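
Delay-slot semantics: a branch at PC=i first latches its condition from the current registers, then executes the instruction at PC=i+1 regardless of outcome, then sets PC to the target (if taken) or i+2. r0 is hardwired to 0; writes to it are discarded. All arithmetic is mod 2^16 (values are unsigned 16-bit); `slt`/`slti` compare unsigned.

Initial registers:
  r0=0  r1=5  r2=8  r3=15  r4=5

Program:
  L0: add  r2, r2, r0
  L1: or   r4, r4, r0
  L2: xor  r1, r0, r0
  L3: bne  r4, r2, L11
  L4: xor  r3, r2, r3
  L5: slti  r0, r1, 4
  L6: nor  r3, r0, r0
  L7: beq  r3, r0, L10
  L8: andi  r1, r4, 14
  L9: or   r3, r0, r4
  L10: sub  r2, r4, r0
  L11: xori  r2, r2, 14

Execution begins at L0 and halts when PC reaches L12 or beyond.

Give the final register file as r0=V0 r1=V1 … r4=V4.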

========================================================================

Copy all lines of the records in which the string "registers" can be found.

**RESPONSE TO THE TASK:**
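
Delay-slot semantics: a branch at PC=i first latches its condition from the current registers, then executes the instruction at PC=i+1 regardless of outcome, then sets PC to the target (if taken) or i+2. r0 is hardwired to 0; writes to it are discarded. All arithmetic is mod 2^16 (values are unsigned 16-bit); `slt`/`slti` compare unsigned.
Initial registers: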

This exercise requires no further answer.